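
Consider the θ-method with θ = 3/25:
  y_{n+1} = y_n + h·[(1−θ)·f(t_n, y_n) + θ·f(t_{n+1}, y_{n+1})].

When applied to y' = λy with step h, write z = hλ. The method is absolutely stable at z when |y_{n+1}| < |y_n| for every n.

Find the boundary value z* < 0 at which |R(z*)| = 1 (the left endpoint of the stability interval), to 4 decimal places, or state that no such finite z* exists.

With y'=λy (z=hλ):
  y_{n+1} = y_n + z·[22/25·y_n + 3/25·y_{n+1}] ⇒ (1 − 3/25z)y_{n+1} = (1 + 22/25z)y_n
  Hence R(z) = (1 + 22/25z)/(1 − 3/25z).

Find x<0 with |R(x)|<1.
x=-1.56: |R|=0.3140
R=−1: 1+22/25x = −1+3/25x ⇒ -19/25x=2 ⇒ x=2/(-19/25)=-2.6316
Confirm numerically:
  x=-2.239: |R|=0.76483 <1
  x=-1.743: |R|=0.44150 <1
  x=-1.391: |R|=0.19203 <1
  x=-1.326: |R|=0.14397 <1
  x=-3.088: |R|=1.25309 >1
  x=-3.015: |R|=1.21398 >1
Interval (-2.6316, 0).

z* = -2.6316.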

____

## REQUIRED ACTION
Please return all lines above in which the string "method" is found.

## YOUR SOLUTION
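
Consider the θ-method with θ = 3/25:
When applied to y' = λy with step h, write z = hλ. The method is absolutely stable at z when |y_{n+1}| < |y_n| for every n.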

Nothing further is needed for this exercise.